§ ABOUT THIS TASK: Copy, word for word, each line of the data below from the first through the line containing "Step 1: Let", and stop there.
┌─ DATASET ENTRIES
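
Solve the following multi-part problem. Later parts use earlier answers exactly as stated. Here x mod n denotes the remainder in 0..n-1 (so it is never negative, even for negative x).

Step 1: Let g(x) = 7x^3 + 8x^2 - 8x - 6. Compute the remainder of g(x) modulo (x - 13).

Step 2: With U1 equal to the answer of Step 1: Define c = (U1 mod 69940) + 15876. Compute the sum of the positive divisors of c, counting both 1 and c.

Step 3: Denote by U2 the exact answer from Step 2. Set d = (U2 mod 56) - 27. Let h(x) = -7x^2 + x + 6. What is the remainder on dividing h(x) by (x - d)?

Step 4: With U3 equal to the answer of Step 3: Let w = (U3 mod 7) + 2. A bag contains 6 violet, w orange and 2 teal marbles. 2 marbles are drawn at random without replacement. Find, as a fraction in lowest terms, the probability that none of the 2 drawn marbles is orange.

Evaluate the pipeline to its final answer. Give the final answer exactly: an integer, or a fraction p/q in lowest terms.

4/13

Step 1: remainder = value at the root: 7*(13)^3 + 8*(13)^2 - 8*(13)^1 - 6 = (15379) + (1352) + (-104) + (-6) = 16621; answer 16621
Step 2: U1 = 16621; c = 32497; 32497 is prime, so its only divisors are 1 and 32497; sigma = 1 + 32497 = 32498; answer 32498
Step 3: U2 = 32498; d = -9; remainder = value at the root: -7*(-9)^2 + 1*(-9)^1 + 6 = (-567) + (-9) + (6) = -570; answer -570
Step 4: U3 = -570; w = 6; total draws C(14,2) = 91; favorable C(8,2) = 28; P = 4/13; answer 4/13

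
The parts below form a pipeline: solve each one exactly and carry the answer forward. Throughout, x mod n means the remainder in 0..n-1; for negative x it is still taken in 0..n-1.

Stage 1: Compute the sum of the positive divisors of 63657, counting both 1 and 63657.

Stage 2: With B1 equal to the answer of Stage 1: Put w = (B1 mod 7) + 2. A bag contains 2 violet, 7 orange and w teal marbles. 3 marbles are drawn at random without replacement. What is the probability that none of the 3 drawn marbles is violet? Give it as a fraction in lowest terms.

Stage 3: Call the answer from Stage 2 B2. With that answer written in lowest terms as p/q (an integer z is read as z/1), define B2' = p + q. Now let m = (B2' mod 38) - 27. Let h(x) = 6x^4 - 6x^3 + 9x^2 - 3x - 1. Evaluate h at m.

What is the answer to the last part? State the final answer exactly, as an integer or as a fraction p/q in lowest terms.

1011659

Stage 1: 63657 = 3^2 * 11 * 643; sigma = (1 + 3 + 9) * (1 + 11) * (1 + 643) = 13 * 12 * 644 = 100464; answer 100464
Stage 2: B1 = 100464; w = 2; total draws C(11,3) = 165; favorable C(9,3) = 84; P = 28/55; answer 28/55
Stage 3: B2 = 28/55; threaded value p + q = 83; m = -20; 6*(-20)^4 - 6*(-20)^3 + 9*(-20)^2 - 3*(-20)^1 - 1 = (960000) + (48000) + (3600) + (60) + (-1) = 1011659; answer 1011659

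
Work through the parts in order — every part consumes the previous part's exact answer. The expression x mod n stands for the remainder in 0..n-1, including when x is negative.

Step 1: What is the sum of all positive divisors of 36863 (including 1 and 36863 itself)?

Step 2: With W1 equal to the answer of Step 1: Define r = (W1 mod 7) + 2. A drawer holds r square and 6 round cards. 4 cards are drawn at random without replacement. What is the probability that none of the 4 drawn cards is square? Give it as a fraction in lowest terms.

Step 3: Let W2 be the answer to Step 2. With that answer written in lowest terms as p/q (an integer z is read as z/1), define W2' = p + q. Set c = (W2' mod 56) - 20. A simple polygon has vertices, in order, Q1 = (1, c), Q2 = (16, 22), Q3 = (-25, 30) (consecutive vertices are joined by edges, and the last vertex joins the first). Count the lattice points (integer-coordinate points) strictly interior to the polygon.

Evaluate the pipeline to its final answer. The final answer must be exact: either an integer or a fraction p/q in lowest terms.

Step 1: 36863 = 191 * 193; sigma = (1 + 191) * (1 + 193) = 192 * 194 = 37248; answer 37248
Step 2: W1 = 37248; r = 3; total draws C(9,4) = 126; favorable C(6,4) = 15; P = 5/42; answer 5/42
Step 3: W2 = 5/42; threaded value p + q = 47; c = 27; cross terms: (1*22 - 16*27)=-410, (16*30 - -25*22)=1030, (-25*27 - 1*30)=-705; twice the area = |-85| = 85; area = 85/2; boundary points = 5 + 1 + 1 = 7; strictly interior points = area - boundary/2 + 1 = 40; answer 40

40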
└─
§ WRITTEN SOLUTION:
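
Solve the following multi-part problem. Later parts use earlier answers exactly as stated. Here x mod n denotes the remainder in 0..n-1 (so it is never negative, even for negative x).

Step 1: Let g(x) = 7x^3 + 8x^2 - 8x - 6. Compute the remainder of g(x) modulo (x - 13).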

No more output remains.